▶ Work item
In the entries below, which lines run from the one containing "I3 Kummer 2F1(a,b;1+a-b;-1): a" to the one containing "transformations, contiguous relations, or"? Copy exactly those lines, ends included, and no others.

Dataset excerpts START

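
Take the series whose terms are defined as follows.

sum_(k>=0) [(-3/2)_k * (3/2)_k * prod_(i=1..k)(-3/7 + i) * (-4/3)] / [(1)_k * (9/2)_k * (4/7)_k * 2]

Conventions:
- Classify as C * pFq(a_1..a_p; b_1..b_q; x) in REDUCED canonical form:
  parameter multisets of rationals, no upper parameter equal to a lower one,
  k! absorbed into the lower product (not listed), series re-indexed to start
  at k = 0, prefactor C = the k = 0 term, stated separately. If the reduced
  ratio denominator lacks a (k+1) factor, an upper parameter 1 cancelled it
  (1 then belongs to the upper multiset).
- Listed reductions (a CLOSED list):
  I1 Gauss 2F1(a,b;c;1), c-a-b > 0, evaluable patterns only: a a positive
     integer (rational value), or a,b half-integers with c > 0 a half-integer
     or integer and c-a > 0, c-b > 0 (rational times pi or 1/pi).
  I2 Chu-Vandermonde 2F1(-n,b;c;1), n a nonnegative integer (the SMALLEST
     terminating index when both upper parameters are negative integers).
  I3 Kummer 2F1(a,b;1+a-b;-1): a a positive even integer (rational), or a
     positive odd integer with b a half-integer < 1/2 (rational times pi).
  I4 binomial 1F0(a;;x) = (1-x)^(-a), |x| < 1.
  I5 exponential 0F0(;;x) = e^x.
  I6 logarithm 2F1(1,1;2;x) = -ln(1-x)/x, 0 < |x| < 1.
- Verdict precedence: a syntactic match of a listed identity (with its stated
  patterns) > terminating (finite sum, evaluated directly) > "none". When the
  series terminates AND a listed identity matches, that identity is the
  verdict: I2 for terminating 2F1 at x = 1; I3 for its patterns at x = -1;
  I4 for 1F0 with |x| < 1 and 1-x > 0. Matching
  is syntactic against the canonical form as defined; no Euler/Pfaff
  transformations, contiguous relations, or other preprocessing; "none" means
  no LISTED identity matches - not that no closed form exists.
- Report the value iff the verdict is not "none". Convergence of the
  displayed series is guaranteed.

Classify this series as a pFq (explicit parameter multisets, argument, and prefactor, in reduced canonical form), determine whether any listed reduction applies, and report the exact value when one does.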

Dataset excerpts END

▶ Output of the exercise
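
  I3 Kummer 2F1(a,b;1+a-b;-1): a a positive even integer (rational), or a
     positive odd integer with b a half-integer < 1/2 (rational times pi).
  I4 binomial 1F0(a;;x) = (1-x)^(-a), |x| < 1.
  I5 exponential 0F0(;;x) = e^x.
  I6 logarithm 2F1(1,1;2;x) = -ln(1-x)/x, 0 < |x| < 1.
- Verdict precedence: a syntactic match of a listed identity (with its stated
  patterns) > terminating (finite sum, evaluated directly) > "none". When the
  series terminates AND a listed identity matches, that identity is the
  verdict: I2 for terminating 2F1 at x = 1; I3 for its patterns at x = -1;
  I4 for 1F0 with |x| < 1 and 1-x > 0. Matching
  is syntactic against the canonical form as defined; no Euler/Pfaff
  transformations, contiguous relations, or other preprocessing; "none" means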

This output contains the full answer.